* **Exercise objective**:
Nothing may be left out, so copy every entry exactly.

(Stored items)

• • •

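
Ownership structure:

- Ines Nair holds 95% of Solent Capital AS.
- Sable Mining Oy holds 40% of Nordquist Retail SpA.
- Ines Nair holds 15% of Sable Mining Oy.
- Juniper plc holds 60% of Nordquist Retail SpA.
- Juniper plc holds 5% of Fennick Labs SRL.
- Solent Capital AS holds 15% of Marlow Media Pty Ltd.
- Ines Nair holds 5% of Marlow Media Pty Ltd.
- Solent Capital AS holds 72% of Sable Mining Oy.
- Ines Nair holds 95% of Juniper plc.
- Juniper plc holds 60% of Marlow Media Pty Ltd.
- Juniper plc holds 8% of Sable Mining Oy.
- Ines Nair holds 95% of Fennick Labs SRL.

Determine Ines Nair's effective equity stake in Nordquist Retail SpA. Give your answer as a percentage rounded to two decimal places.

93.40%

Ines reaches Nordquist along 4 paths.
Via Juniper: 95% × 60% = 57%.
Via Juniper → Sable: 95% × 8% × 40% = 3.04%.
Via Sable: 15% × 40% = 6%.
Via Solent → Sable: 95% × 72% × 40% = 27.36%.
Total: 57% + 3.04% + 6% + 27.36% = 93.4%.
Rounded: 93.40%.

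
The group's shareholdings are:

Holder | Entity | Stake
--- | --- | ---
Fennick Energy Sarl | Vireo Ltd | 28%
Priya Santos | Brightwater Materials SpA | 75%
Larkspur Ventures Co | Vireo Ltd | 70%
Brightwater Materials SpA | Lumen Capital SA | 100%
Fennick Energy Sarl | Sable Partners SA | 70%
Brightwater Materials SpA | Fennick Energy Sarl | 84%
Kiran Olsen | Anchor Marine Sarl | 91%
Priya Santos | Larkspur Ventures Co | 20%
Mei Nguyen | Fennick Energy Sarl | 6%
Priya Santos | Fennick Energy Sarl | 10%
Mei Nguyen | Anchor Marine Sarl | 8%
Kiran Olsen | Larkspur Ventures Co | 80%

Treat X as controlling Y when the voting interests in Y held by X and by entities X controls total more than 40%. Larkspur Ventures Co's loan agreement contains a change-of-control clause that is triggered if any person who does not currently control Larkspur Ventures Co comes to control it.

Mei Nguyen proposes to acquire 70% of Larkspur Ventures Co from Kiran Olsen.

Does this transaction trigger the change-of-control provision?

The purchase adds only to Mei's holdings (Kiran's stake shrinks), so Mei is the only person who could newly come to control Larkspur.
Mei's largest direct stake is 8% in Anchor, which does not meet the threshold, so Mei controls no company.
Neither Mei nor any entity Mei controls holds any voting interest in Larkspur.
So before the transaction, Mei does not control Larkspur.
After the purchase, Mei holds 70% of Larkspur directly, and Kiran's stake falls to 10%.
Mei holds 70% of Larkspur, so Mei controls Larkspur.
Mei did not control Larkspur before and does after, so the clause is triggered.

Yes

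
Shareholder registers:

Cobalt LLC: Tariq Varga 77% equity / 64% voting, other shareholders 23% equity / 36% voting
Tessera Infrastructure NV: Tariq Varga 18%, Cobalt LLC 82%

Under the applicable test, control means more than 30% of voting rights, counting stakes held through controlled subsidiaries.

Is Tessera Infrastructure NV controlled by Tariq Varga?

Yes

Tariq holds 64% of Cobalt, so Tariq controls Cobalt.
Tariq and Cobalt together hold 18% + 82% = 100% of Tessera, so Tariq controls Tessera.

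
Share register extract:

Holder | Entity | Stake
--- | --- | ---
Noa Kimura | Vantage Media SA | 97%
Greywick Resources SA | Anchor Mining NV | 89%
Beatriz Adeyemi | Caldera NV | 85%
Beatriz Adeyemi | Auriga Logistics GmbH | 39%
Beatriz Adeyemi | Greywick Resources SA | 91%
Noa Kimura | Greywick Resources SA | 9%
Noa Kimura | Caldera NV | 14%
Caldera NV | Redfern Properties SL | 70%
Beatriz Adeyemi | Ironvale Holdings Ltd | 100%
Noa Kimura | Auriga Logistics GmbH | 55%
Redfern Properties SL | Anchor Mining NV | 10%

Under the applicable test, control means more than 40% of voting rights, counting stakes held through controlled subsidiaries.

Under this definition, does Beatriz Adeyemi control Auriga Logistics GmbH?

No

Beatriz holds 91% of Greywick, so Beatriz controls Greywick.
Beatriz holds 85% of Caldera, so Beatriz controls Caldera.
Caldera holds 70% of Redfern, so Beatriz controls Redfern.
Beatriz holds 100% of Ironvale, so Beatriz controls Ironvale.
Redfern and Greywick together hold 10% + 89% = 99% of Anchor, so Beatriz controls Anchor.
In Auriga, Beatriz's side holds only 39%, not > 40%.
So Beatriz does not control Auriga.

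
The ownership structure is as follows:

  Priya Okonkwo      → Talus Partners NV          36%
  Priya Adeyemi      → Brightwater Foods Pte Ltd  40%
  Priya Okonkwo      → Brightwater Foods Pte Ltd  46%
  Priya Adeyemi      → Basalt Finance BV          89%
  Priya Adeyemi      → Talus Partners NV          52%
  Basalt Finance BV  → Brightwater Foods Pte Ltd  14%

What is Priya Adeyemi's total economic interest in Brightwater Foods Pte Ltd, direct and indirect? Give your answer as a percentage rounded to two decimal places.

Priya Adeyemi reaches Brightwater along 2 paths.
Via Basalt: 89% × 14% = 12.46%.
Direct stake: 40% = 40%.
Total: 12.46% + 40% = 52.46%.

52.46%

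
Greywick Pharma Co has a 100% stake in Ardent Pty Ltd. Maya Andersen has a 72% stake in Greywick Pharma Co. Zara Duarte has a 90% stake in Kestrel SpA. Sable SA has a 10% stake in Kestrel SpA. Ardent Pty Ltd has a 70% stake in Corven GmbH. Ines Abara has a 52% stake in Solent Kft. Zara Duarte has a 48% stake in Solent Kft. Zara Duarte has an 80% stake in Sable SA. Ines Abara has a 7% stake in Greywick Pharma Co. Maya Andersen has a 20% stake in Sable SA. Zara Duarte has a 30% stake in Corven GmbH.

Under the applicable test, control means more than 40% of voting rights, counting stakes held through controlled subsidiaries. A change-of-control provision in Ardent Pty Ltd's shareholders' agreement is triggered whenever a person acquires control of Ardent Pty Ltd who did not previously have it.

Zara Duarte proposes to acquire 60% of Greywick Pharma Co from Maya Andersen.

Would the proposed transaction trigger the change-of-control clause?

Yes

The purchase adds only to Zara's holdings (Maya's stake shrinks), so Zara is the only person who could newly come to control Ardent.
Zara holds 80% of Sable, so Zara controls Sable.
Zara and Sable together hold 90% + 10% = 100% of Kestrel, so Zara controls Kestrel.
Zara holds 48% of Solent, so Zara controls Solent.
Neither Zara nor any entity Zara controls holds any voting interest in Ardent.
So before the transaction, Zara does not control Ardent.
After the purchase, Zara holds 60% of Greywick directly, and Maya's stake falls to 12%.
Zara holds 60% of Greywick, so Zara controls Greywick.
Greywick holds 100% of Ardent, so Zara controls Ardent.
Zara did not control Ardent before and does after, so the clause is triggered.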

• • •

* **Written solution**:
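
Ownership structure:

- Ines Nair holds 95% of Solent Capital AS.
- Sable Mining Oy holds 40% of Nordquist Retail SpA.
- Ines Nair holds 15% of Sable Mining Oy.
- Juniper plc holds 60% of Nordquist Retail SpA.
- Juniper plc holds 5% of Fennick Labs SRL.
- Solent Capital AS holds 15% of Marlow Media Pty Ltd.
- Ines Nair holds 5% of Marlow Media Pty Ltd.
- Solent Capital AS holds 72% of Sable Mining Oy.
- Ines Nair holds 95% of Juniper plc.
- Juniper plc holds 60% of Marlow Media Pty Ltd.
- Juniper plc holds 8% of Sable Mining Oy.
- Ines Nair holds 95% of Fennick Labs SRL.

Determine Ines Nair's effective equity stake in Nordquist Retail SpA. Give your answer as a percentage rounded to two decimal places.

93.40%

Ines reaches Nordquist along 4 paths.
Via Juniper: 95% × 60% = 57%.
Via Juniper → Sable: 95% × 8% × 40% = 3.04%.
Via Sable: 15% × 40% = 6%.
Via Solent → Sable: 95% × 72% × 40% = 27.36%.
Total: 57% + 3.04% + 6% + 27.36% = 93.4%.
Rounded: 93.40%.

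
The group's shareholdings are:

Holder | Entity | Stake
--- | --- | ---
Fennick Energy Sarl | Vireo Ltd | 28%
Priya Santos | Brightwater Materials SpA | 75%
Larkspur Ventures Co | Vireo Ltd | 70%
Brightwater Materials SpA | Lumen Capital SA | 100%
Fennick Energy Sarl | Sable Partners SA | 70%
Brightwater Materials SpA | Fennick Energy Sarl | 84%
Kiran Olsen | Anchor Marine Sarl | 91%
Priya Santos | Larkspur Ventures Co | 20%
Mei Nguyen | Fennick Energy Sarl | 6%
Priya Santos | Fennick Energy Sarl | 10%
Mei Nguyen | Anchor Marine Sarl | 8%
Kiran Olsen | Larkspur Ventures Co | 80%

Treat X as controlling Y when the voting interests in Y held by X and by entities X controls total more than 40%. Larkspur Ventures Co's loan agreement contains a change-of-control clause that is triggered if any person who does not currently control Larkspur Ventures Co comes to control it.

Mei Nguyen proposes to acquire 70% of Larkspur Ventures Co from Kiran Olsen.

Does this transaction trigger the change-of-control provision?

The purchase adds only to Mei's holdings (Kiran's stake shrinks), so Mei is the only person who could newly come to control Larkspur.
Mei's largest direct stake is 8% in Anchor, which does not meet the threshold, so Mei controls no company.
Neither Mei nor any entity Mei controls holds any voting interest in Larkspur.
So before the transaction, Mei does not control Larkspur.
After the purchase, Mei holds 70% of Larkspur directly, and Kiran's stake falls to 10%.
Mei holds 70% of Larkspur, so Mei controls Larkspur.
Mei did not control Larkspur before and does after, so the clause is triggered.

Yes

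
Shareholder registers:

Cobalt LLC: Tariq Varga 77% equity / 64% voting, other shareholders 23% equity / 36% voting
Tessera Infrastructure NV: Tariq Varga 18%, Cobalt LLC 82%

Under the applicable test, control means more than 30% of voting rights, counting stakes held through controlled subsidiaries.

Is Tessera Infrastructure NV controlled by Tariq Varga?

Yes

Tariq holds 64% of Cobalt, so Tariq controls Cobalt.
Tariq and Cobalt together hold 18% + 82% = 100% of Tessera, so Tariq controls Tessera.

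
Share register extract:

Holder | Entity | Stake
--- | --- | ---
Noa Kimura | Vantage Media SA | 97%
Greywick Resources SA | Anchor Mining NV | 89%
Beatriz Adeyemi | Caldera NV | 85%
Beatriz Adeyemi | Auriga Logistics GmbH | 39%
Beatriz Adeyemi | Greywick Resources SA | 91%
Noa Kimura | Greywick Resources SA | 9%
Noa Kimura | Caldera NV | 14%
Caldera NV | Redfern Properties SL | 70%
Beatriz Adeyemi | Ironvale Holdings Ltd | 100%
Noa Kimura | Auriga Logistics GmbH | 55%
Redfern Properties SL | Anchor Mining NV | 10%

Under the applicable test, control means more than 40% of voting rights, counting stakes held through controlled subsidiaries.

Under this definition, does Beatriz Adeyemi control Auriga Logistics GmbH?

No

Beatriz holds 91% of Greywick, so Beatriz controls Greywick.
Beatriz holds 85% of Caldera, so Beatriz controls Caldera.
Caldera holds 70% of Redfern, so Beatriz controls Redfern.
Beatriz holds 100% of Ironvale, so Beatriz controls Ironvale.
Redfern and Greywick together hold 10% + 89% = 99% of Anchor, so Beatriz controls Anchor.
In Auriga, Beatriz's side holds only 39%, not > 40%.
So Beatriz does not control Auriga.

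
The ownership structure is as follows:

  Priya Okonkwo      → Talus Partners NV          36%
  Priya Adeyemi      → Brightwater Foods Pte Ltd  40%
  Priya Okonkwo      → Brightwater Foods Pte Ltd  46%
  Priya Adeyemi      → Basalt Finance BV          89%
  Priya Adeyemi      → Talus Partners NV          52%
  Basalt Finance BV  → Brightwater Foods Pte Ltd  14%

What is Priya Adeyemi's total economic interest in Brightwater Foods Pte Ltd, direct and indirect? Give your answer as a percentage rounded to two decimal places.

Priya Adeyemi reaches Brightwater along 2 paths.
Via Basalt: 89% × 14% = 12.46%.
Direct stake: 40% = 40%.
Total: 12.46% + 40% = 52.46%.

52.46%

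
Greywick Pharma Co has a 100% stake in Ardent Pty Ltd. Maya Andersen has a 72% stake in Greywick Pharma Co. Zara Duarte has a 90% stake in Kestrel SpA. Sable SA has a 10% stake in Kestrel SpA. Ardent Pty Ltd has a 70% stake in Corven GmbH. Ines Abara has a 52% stake in Solent Kft. Zara Duarte has a 48% stake in Solent Kft. Zara Duarte has an 80% stake in Sable SA. Ines Abara has a 7% stake in Greywick Pharma Co. Maya Andersen has a 20% stake in Sable SA. Zara Duarte has a 30% stake in Corven GmbH.

Under the applicable test, control means more than 40% of voting rights, counting stakes held through controlled subsidiaries. A change-of-control provision in Ardent Pty Ltd's shareholders' agreement is triggered whenever a person acquires control of Ardent Pty Ltd who did not previously have it.

Zara Duarte proposes to acquire 60% of Greywick Pharma Co from Maya Andersen.

Would the proposed transaction trigger the change-of-control clause?

Yes

The purchase adds only to Zara's holdings (Maya's stake shrinks), so Zara is the only person who could newly come to control Ardent.
Zara holds 80% of Sable, so Zara controls Sable.
Zara and Sable together hold 90% + 10% = 100% of Kestrel, so Zara controls Kestrel.
Zara holds 48% of Solent, so Zara controls Solent.
Neither Zara nor any entity Zara controls holds any voting interest in Ardent.
So before the transaction, Zara does not control Ardent.
After the purchase, Zara holds 60% of Greywick directly, and Maya's stake falls to 12%.
Zara holds 60% of Greywick, so Zara controls Greywick.
Greywick holds 100% of Ardent, so Zara controls Ardent.
Zara did not control Ardent before and does after, so the clause is triggered.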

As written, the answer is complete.